_TASK REQUIREMENTS:_
I would like every record below transcribed exactly as it is.

(Data extracted from a collection)

■ ■ ■

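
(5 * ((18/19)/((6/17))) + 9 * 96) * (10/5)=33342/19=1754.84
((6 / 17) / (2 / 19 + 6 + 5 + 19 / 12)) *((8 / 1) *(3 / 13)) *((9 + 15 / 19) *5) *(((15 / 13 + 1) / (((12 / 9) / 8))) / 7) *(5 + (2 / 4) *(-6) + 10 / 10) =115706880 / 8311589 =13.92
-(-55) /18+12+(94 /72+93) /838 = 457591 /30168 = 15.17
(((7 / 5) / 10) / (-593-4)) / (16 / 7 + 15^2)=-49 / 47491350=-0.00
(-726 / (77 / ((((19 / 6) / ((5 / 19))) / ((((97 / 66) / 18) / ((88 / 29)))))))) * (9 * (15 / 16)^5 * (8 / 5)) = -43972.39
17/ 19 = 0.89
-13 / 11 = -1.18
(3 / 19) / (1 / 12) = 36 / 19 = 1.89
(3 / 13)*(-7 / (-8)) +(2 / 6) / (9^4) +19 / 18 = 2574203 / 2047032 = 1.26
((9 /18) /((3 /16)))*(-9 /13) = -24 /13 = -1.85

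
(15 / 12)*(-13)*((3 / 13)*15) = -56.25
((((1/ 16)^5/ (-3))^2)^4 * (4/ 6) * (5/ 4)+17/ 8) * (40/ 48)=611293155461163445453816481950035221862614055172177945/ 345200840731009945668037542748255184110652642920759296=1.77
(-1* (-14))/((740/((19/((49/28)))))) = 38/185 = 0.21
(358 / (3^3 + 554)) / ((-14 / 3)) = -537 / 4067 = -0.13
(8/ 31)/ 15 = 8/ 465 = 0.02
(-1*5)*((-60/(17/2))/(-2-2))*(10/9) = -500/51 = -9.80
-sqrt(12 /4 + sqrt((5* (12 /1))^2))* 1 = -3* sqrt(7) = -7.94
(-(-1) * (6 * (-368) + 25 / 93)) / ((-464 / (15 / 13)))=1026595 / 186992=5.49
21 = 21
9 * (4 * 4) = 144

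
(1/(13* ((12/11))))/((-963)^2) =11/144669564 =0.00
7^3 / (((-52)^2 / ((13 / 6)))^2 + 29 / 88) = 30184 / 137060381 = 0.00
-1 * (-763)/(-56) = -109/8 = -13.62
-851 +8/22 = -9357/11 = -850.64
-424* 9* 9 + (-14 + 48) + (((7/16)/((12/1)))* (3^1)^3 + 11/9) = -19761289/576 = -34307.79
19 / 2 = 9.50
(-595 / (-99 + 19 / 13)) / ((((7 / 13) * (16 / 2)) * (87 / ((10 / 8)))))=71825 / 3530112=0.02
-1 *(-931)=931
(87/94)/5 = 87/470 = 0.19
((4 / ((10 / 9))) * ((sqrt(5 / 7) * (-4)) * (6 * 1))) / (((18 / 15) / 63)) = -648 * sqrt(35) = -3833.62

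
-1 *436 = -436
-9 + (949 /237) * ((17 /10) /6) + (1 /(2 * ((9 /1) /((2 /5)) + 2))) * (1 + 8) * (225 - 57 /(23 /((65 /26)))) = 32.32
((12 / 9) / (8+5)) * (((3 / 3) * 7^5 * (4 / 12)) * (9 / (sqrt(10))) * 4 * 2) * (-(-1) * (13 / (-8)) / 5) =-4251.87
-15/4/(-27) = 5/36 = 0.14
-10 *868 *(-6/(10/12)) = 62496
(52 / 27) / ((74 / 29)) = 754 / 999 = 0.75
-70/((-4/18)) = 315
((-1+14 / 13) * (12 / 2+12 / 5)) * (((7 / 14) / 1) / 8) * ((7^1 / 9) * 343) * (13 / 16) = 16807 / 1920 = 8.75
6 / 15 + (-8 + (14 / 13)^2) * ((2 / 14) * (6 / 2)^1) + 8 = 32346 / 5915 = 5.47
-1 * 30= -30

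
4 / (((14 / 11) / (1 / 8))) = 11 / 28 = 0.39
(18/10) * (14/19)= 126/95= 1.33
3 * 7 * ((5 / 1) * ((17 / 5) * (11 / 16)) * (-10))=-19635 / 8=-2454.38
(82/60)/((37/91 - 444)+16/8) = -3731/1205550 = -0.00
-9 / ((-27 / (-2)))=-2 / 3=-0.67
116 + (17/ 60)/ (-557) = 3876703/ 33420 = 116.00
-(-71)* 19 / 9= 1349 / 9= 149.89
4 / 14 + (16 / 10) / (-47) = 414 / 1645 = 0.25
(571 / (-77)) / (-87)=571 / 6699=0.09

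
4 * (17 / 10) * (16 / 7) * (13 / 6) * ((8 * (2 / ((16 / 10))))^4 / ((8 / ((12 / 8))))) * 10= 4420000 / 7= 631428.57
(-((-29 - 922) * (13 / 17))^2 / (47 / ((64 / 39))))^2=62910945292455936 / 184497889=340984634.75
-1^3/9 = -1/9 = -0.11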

■ ■ ■

_RESULT OF THE TASK:_
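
(5 * ((18/19)/((6/17))) + 9 * 96) * (10/5)=33342/19=1754.84
((6 / 17) / (2 / 19 + 6 + 5 + 19 / 12)) *((8 / 1) *(3 / 13)) *((9 + 15 / 19) *5) *(((15 / 13 + 1) / (((12 / 9) / 8))) / 7) *(5 + (2 / 4) *(-6) + 10 / 10) =115706880 / 8311589 =13.92
-(-55) /18+12+(94 /72+93) /838 = 457591 /30168 = 15.17
(((7 / 5) / 10) / (-593-4)) / (16 / 7 + 15^2)=-49 / 47491350=-0.00
(-726 / (77 / ((((19 / 6) / ((5 / 19))) / ((((97 / 66) / 18) / ((88 / 29)))))))) * (9 * (15 / 16)^5 * (8 / 5)) = -43972.39
17/ 19 = 0.89
-13 / 11 = -1.18
(3 / 19) / (1 / 12) = 36 / 19 = 1.89
(3 / 13)*(-7 / (-8)) +(2 / 6) / (9^4) +19 / 18 = 2574203 / 2047032 = 1.26
((9 /18) /((3 /16)))*(-9 /13) = -24 /13 = -1.85

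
(15 / 12)*(-13)*((3 / 13)*15) = -56.25
((((1/ 16)^5/ (-3))^2)^4 * (4/ 6) * (5/ 4)+17/ 8) * (40/ 48)=611293155461163445453816481950035221862614055172177945/ 345200840731009945668037542748255184110652642920759296=1.77
(-1* (-14))/((740/((19/((49/28)))))) = 38/185 = 0.21
(358 / (3^3 + 554)) / ((-14 / 3)) = -537 / 4067 = -0.13
(8/ 31)/ 15 = 8/ 465 = 0.02
(-1*5)*((-60/(17/2))/(-2-2))*(10/9) = -500/51 = -9.80
-sqrt(12 /4 + sqrt((5* (12 /1))^2))* 1 = -3* sqrt(7) = -7.94
(-(-1) * (6 * (-368) + 25 / 93)) / ((-464 / (15 / 13)))=1026595 / 186992=5.49
21 = 21
9 * (4 * 4) = 144

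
(1/(13* ((12/11))))/((-963)^2) =11/144669564 =0.00
7^3 / (((-52)^2 / ((13 / 6)))^2 + 29 / 88) = 30184 / 137060381 = 0.00
-1 * (-763)/(-56) = -109/8 = -13.62
-851 +8/22 = -9357/11 = -850.64
-424* 9* 9 + (-14 + 48) + (((7/16)/((12/1)))* (3^1)^3 + 11/9) = -19761289/576 = -34307.79
19 / 2 = 9.50
(-595 / (-99 + 19 / 13)) / ((((7 / 13) * (16 / 2)) * (87 / ((10 / 8)))))=71825 / 3530112=0.02
-1 *(-931)=931
(87/94)/5 = 87/470 = 0.19
((4 / ((10 / 9))) * ((sqrt(5 / 7) * (-4)) * (6 * 1))) / (((18 / 15) / 63)) = -648 * sqrt(35) = -3833.62

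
-1 *436 = -436
-9 + (949 /237) * ((17 /10) /6) + (1 /(2 * ((9 /1) /((2 /5)) + 2))) * (1 + 8) * (225 - 57 /(23 /((65 /26)))) = 32.32
((12 / 9) / (8+5)) * (((3 / 3) * 7^5 * (4 / 12)) * (9 / (sqrt(10))) * 4 * 2) * (-(-1) * (13 / (-8)) / 5) =-4251.87
-15/4/(-27) = 5/36 = 0.14
-10 *868 *(-6/(10/12)) = 62496
(52 / 27) / ((74 / 29)) = 754 / 999 = 0.75
-70/((-4/18)) = 315
((-1+14 / 13) * (12 / 2+12 / 5)) * (((7 / 14) / 1) / 8) * ((7^1 / 9) * 343) * (13 / 16) = 16807 / 1920 = 8.75
6 / 15 + (-8 + (14 / 13)^2) * ((2 / 14) * (6 / 2)^1) + 8 = 32346 / 5915 = 5.47
-1 * 30= -30

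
4 / (((14 / 11) / (1 / 8))) = 11 / 28 = 0.39
(18/10) * (14/19)= 126/95= 1.33
3 * 7 * ((5 / 1) * ((17 / 5) * (11 / 16)) * (-10))=-19635 / 8=-2454.38
(82/60)/((37/91 - 444)+16/8) = -3731/1205550 = -0.00
-9 / ((-27 / (-2)))=-2 / 3=-0.67
116 + (17/ 60)/ (-557) = 3876703/ 33420 = 116.00
-(-71)* 19 / 9= 1349 / 9= 149.89
4 / 14 + (16 / 10) / (-47) = 414 / 1645 = 0.25
(571 / (-77)) / (-87)=571 / 6699=0.09

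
4 * (17 / 10) * (16 / 7) * (13 / 6) * ((8 * (2 / ((16 / 10))))^4 / ((8 / ((12 / 8))))) * 10= 4420000 / 7= 631428.57
(-((-29 - 922) * (13 / 17))^2 / (47 / ((64 / 39))))^2=62910945292455936 / 184497889=340984634.75
-1^3/9 = -1/9 = -0.11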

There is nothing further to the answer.